▶ [TASK STATEMENT]: Repeat the whole of the data, keeping every detail the same.

Saved data entries
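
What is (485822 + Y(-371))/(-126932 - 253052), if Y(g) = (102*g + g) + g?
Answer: -20329/17272 ≈ -1.1770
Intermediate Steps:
Y(g) = 104*g (Y(g) = 103*g + g = 104*g)
(485822 + Y(-371))/(-126932 - 253052) = (485822 + 104*(-371))/(-126932 - 253052) = (485822 - 38584)/(-379984) = 447238*(-1/379984) = -20329/17272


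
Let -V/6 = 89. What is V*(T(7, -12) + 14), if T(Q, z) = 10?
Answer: -12816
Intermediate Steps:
V = -534 (V = -6*89 = -534)
V*(T(7, -12) + 14) = -534*(10 + 14) = -534*24 = -12816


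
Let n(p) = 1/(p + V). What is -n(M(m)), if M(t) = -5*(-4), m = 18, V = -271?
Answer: 1/251 ≈ 0.0039841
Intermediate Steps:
M(t) = 20
n(p) = 1/(-271 + p) (n(p) = 1/(p - 271) = 1/(-271 + p))
-n(M(m)) = -1/(-271 + 20) = -1/(-251) = -1*(-1/251) = 1/251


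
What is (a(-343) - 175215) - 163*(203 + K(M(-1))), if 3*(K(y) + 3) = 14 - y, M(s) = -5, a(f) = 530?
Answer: -624952/3 ≈ -2.0832e+5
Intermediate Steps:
K(y) = 5/3 - y/3 (K(y) = -3 + (14 - y)/3 = -3 + (14/3 - y/3) = 5/3 - y/3)
(a(-343) - 175215) - 163*(203 + K(M(-1))) = (530 - 175215) - 163*(203 + (5/3 - ⅓*(-5))) = -174685 - 163*(203 + (5/3 + 5/3)) = -174685 - 163*(203 + 10/3) = -174685 - 163*619/3 = -174685 - 100897/3 = -624952/3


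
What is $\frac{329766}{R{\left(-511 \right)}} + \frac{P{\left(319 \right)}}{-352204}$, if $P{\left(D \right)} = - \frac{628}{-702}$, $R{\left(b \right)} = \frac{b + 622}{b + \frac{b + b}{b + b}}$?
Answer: $- \frac{3465183218722249}{2287036674} \approx -1.5151 \cdot 10^{6}$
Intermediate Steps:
$R{\left(b \right)} = \frac{622 + b}{1 + b}$ ($R{\left(b \right)} = \frac{622 + b}{b + \frac{2 b}{2 b}} = \frac{622 + b}{b + 2 b \frac{1}{2 b}} = \frac{622 + b}{b + 1} = \frac{622 + b}{1 + b}$)
$P{\left(D \right)} = \frac{314}{351}$ ($P{\left(D \right)} = \left(-628\right) \left(- \frac{1}{702}\right) = \frac{314}{351}$)
$\frac{329766}{R{\left(-511 \right)}} + \frac{P{\left(319 \right)}}{-352204} = \frac{329766}{\frac{1}{1 - 511} \left(622 - 511\right)} + \frac{314}{351 \left(-352204\right)} = \frac{329766}{\frac{1}{-510} \cdot 111} + \frac{314}{351} \left(- \frac{1}{352204}\right) = \frac{329766}{\left(- \frac{1}{510}\right) 111} - \frac{157}{61811802} = \frac{329766}{- \frac{37}{170}} - \frac{157}{61811802} = 329766 \left(- \frac{170}{37}\right) - \frac{157}{61811802} = - \frac{56060220}{37} - \frac{157}{61811802} = - \frac{3465183218722249}{2287036674}$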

▶ [SOLUTION FOR THIS TASK]:
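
What is (485822 + Y(-371))/(-126932 - 253052), if Y(g) = (102*g + g) + g?
Answer: -20329/17272 ≈ -1.1770
Intermediate Steps:
Y(g) = 104*g (Y(g) = 103*g + g = 104*g)
(485822 + Y(-371))/(-126932 - 253052) = (485822 + 104*(-371))/(-126932 - 253052) = (485822 - 38584)/(-379984) = 447238*(-1/379984) = -20329/17272


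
Let -V/6 = 89. What is V*(T(7, -12) + 14), if T(Q, z) = 10?
Answer: -12816
Intermediate Steps:
V = -534 (V = -6*89 = -534)
V*(T(7, -12) + 14) = -534*(10 + 14) = -534*24 = -12816


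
Let n(p) = 1/(p + V). What is -n(M(m)), if M(t) = -5*(-4), m = 18, V = -271?
Answer: 1/251 ≈ 0.0039841
Intermediate Steps:
M(t) = 20
n(p) = 1/(-271 + p) (n(p) = 1/(p - 271) = 1/(-271 + p))
-n(M(m)) = -1/(-271 + 20) = -1/(-251) = -1*(-1/251) = 1/251


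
What is (a(-343) - 175215) - 163*(203 + K(M(-1))), if 3*(K(y) + 3) = 14 - y, M(s) = -5, a(f) = 530?
Answer: -624952/3 ≈ -2.0832e+5
Intermediate Steps:
K(y) = 5/3 - y/3 (K(y) = -3 + (14 - y)/3 = -3 + (14/3 - y/3) = 5/3 - y/3)
(a(-343) - 175215) - 163*(203 + K(M(-1))) = (530 - 175215) - 163*(203 + (5/3 - ⅓*(-5))) = -174685 - 163*(203 + (5/3 + 5/3)) = -174685 - 163*(203 + 10/3) = -174685 - 163*619/3 = -174685 - 100897/3 = -624952/3


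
What is $\frac{329766}{R{\left(-511 \right)}} + \frac{P{\left(319 \right)}}{-352204}$, if $P{\left(D \right)} = - \frac{628}{-702}$, $R{\left(b \right)} = \frac{b + 622}{b + \frac{b + b}{b + b}}$?
Answer: $- \frac{3465183218722249}{2287036674} \approx -1.5151 \cdot 10^{6}$
Intermediate Steps:
$R{\left(b \right)} = \frac{622 + b}{1 + b}$ ($R{\left(b \right)} = \frac{622 + b}{b + \frac{2 b}{2 b}} = \frac{622 + b}{b + 2 b \frac{1}{2 b}} = \frac{622 + b}{b + 1} = \frac{622 + b}{1 + b}$)
$P{\left(D \right)} = \frac{314}{351}$ ($P{\left(D \right)} = \left(-628\right) \left(- \frac{1}{702}\right) = \frac{314}{351}$)
$\frac{329766}{R{\left(-511 \right)}} + \frac{P{\left(319 \right)}}{-352204} = \frac{329766}{\frac{1}{1 - 511} \left(622 - 511\right)} + \frac{314}{351 \left(-352204\right)} = \frac{329766}{\frac{1}{-510} \cdot 111} + \frac{314}{351} \left(- \frac{1}{352204}\right) = \frac{329766}{\left(- \frac{1}{510}\right) 111} - \frac{157}{61811802} = \frac{329766}{- \frac{37}{170}} - \frac{157}{61811802} = 329766 \left(- \frac{170}{37}\right) - \frac{157}{61811802} = - \frac{56060220}{37} - \frac{157}{61811802} = - \frac{3465183218722249}{2287036674}$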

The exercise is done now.